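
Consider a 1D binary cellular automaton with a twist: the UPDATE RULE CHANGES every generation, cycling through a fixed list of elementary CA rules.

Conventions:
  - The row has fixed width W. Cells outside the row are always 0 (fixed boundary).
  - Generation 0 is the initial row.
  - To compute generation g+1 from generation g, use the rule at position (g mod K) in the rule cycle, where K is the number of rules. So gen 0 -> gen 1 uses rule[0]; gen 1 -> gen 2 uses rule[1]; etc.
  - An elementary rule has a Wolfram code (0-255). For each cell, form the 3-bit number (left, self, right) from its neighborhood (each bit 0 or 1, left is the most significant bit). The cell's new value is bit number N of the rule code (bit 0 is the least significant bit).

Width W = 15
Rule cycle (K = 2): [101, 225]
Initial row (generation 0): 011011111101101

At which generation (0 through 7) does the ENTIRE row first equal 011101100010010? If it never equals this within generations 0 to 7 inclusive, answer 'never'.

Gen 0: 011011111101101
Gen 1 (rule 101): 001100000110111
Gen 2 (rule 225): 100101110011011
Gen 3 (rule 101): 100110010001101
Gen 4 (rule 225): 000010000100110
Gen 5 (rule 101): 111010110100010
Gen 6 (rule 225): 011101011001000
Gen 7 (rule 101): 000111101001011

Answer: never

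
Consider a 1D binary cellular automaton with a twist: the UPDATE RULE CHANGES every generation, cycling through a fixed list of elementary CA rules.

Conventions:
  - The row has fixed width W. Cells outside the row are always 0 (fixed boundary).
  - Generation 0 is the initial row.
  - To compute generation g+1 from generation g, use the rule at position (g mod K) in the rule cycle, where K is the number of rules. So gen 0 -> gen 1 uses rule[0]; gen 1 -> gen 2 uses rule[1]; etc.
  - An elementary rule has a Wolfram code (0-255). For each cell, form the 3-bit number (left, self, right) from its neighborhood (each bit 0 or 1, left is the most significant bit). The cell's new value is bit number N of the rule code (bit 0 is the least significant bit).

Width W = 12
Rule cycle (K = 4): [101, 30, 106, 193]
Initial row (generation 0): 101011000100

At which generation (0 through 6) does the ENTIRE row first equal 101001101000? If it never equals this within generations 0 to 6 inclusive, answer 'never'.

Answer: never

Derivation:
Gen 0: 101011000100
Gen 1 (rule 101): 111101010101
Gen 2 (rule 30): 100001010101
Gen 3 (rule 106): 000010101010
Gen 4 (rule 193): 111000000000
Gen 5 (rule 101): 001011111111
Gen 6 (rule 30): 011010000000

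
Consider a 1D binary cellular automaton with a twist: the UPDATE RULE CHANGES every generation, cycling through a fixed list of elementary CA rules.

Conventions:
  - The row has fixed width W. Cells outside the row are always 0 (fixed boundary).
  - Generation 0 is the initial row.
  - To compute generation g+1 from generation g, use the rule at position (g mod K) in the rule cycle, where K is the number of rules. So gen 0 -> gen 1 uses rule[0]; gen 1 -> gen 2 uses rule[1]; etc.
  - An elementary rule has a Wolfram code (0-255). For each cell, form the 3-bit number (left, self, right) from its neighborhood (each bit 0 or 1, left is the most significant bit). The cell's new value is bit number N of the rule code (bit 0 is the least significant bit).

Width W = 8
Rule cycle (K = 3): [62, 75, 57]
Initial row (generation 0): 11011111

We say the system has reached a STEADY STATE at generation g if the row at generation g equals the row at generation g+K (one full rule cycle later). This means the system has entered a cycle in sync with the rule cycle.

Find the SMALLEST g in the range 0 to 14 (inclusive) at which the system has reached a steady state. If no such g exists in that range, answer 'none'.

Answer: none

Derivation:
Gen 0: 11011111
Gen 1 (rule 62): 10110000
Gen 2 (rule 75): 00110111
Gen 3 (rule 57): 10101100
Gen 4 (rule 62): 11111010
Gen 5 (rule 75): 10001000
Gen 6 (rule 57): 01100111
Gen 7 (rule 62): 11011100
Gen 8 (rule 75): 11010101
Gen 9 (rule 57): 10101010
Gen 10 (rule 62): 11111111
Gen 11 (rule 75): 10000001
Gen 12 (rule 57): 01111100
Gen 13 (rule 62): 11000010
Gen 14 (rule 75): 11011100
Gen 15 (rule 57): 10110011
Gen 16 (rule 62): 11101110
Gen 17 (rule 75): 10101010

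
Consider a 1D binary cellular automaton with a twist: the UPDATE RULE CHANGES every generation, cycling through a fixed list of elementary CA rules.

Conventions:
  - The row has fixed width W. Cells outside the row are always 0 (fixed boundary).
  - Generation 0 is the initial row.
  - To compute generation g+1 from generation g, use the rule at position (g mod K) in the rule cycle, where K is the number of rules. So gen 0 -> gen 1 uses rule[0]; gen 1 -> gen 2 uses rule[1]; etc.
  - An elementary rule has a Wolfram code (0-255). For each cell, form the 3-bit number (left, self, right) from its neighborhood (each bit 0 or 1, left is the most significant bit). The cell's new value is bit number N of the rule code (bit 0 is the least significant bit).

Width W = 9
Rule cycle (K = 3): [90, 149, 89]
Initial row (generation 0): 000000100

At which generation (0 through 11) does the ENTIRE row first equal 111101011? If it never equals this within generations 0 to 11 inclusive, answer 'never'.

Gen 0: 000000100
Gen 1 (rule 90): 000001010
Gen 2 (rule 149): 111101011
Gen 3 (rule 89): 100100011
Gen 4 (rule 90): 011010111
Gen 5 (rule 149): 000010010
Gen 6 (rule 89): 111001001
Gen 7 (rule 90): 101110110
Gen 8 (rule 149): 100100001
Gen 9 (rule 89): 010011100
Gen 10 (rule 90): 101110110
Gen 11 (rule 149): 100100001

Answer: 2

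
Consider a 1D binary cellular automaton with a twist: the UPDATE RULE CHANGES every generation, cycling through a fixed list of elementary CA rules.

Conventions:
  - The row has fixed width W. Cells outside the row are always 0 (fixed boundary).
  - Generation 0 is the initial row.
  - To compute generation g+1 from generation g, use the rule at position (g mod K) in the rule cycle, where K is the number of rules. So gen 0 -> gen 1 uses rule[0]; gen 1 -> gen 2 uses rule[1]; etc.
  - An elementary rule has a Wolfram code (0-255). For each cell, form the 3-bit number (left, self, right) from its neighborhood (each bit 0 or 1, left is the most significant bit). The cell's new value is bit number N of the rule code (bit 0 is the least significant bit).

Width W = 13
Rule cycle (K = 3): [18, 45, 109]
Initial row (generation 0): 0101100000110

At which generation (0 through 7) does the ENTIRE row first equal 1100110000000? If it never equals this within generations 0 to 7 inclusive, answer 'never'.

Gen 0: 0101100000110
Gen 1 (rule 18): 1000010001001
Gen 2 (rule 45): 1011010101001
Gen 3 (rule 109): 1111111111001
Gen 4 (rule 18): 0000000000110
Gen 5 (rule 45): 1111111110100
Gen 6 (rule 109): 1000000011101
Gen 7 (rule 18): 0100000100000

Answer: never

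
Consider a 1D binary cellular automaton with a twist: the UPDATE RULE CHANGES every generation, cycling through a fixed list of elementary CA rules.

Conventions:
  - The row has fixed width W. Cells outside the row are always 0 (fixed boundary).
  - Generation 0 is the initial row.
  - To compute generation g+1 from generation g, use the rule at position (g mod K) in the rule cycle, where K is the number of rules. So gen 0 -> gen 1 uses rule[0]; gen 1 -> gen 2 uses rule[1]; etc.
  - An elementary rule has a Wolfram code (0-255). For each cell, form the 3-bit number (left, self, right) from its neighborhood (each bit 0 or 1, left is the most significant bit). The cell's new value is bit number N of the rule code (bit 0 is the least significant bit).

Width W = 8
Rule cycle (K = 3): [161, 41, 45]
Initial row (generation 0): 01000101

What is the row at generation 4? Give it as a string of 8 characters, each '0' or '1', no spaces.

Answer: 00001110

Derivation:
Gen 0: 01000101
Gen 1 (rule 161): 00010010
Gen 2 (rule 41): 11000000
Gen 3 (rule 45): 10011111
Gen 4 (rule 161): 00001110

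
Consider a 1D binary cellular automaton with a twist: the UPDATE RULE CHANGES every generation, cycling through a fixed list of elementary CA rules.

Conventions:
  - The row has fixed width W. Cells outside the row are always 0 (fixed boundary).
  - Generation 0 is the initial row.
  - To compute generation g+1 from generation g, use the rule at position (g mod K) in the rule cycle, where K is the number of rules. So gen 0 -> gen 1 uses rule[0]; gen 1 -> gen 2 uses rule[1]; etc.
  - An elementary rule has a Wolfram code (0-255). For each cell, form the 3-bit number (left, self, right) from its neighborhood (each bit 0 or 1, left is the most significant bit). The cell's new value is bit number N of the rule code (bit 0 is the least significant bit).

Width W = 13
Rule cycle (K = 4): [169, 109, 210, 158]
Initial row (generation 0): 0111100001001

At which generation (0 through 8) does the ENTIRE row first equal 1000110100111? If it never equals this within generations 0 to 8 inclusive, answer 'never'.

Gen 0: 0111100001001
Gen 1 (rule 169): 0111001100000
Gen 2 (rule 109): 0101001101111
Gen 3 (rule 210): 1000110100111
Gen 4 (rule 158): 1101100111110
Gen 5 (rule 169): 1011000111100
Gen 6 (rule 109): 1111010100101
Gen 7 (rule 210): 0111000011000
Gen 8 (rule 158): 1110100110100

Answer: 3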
* * *
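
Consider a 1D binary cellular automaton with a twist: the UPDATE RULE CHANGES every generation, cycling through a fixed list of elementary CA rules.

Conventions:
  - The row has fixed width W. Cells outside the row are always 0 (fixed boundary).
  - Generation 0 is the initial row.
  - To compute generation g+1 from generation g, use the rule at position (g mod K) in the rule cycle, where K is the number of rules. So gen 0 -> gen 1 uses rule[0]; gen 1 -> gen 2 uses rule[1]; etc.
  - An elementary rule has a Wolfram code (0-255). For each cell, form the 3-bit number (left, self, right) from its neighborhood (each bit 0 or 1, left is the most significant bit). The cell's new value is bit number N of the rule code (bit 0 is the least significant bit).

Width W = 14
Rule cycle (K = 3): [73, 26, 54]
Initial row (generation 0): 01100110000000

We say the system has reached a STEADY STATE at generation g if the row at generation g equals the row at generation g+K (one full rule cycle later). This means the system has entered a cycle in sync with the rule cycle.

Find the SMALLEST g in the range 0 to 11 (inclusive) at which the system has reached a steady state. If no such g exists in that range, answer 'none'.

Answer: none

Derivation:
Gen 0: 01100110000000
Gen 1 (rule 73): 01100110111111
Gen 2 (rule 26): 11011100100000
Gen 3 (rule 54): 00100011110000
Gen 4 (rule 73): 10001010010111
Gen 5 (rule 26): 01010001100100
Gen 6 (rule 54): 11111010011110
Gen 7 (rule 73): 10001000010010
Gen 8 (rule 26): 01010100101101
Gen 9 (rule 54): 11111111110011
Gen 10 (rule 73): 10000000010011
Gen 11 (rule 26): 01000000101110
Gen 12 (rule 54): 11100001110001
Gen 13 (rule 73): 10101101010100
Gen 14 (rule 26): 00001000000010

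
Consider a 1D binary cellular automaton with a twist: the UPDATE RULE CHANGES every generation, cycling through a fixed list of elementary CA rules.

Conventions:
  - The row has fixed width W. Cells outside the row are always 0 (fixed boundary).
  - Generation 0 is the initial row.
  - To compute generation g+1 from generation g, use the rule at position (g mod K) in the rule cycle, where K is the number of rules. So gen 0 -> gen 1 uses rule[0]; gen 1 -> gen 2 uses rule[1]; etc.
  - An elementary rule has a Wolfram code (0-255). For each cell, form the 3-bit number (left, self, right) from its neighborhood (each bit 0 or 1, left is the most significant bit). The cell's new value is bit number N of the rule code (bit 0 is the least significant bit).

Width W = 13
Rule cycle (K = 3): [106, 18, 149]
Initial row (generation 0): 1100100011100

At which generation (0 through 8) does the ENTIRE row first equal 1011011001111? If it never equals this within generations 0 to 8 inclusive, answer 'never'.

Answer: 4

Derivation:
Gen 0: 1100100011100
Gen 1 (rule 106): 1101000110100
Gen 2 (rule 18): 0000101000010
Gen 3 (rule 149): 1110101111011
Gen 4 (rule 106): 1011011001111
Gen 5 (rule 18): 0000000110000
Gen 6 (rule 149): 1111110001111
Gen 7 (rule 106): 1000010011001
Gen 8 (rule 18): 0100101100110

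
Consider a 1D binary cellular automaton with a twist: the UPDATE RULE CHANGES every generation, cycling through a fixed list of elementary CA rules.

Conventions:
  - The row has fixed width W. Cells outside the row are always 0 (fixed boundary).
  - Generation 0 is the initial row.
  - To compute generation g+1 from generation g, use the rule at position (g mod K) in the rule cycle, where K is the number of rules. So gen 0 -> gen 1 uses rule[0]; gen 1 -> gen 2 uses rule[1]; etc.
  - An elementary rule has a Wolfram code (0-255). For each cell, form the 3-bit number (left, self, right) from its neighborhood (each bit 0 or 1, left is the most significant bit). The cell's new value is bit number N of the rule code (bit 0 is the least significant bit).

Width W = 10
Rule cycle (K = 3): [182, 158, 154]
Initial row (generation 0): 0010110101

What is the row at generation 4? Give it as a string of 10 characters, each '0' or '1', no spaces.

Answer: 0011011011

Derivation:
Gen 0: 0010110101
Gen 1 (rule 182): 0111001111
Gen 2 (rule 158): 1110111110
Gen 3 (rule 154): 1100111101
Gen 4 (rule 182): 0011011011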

> [WHAT YOU NEED TO DO] In the material above, transcribe exactly the lines beginning at the one with "Width W = 9" and ending at the one with "Initial row (generation 0): 000000100", both included.

> [SOLUTION TO THE EXERCISE]
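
Width W = 9
Rule cycle (K = 3): [90, 149, 89]
Initial row (generation 0): 000000100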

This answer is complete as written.